What the task needs is the data below, written out verbatim.

═══

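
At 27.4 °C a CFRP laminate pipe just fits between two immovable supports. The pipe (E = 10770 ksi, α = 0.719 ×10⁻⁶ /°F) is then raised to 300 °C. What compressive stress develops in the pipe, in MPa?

26.2 MPa

E = 10770 ksi = 74.26 GPa.
α = 0.719×10⁻⁶/°F × 9/5 = 1.29×10⁻⁶/K.
ΔT = 272.6 K. Constrained thermal stress σ = E·α·ΔT = 74.26×10³ MPa × 1.29×10⁻⁶ × 272.6 = 26.2 MPa (compressive).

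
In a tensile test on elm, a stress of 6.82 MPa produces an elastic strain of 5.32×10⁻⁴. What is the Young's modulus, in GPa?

E = σ/ε = 6.82 MPa / 5.32×10⁻⁴ = 12820 MPa = 12.8 GPa.

12.8 GPa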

═══

Task solution:
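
At 27.4 °C a CFRP laminate pipe just fits between two immovable supports. The pipe (E = 10770 ksi, α = 0.719 ×10⁻⁶ /°F) is then raised to 300 °C. What compressive stress develops in the pipe, in MPa?

26.2 MPa

E = 10770 ksi = 74.26 GPa.
α = 0.719×10⁻⁶/°F × 9/5 = 1.29×10⁻⁶/K.
ΔT = 272.6 K. Constrained thermal stress σ = E·α·ΔT = 74.26×10³ MPa × 1.29×10⁻⁶ × 272.6 = 26.2 MPa (compressive).

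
In a tensile test on elm, a stress of 6.82 MPa produces an elastic strain of 5.32×10⁻⁴. What is the Young's modulus, in GPa?

E = σ/ε = 6.82 MPa / 5.32×10⁻⁴ = 12820 MPa = 12.8 GPa.

12.8 GPa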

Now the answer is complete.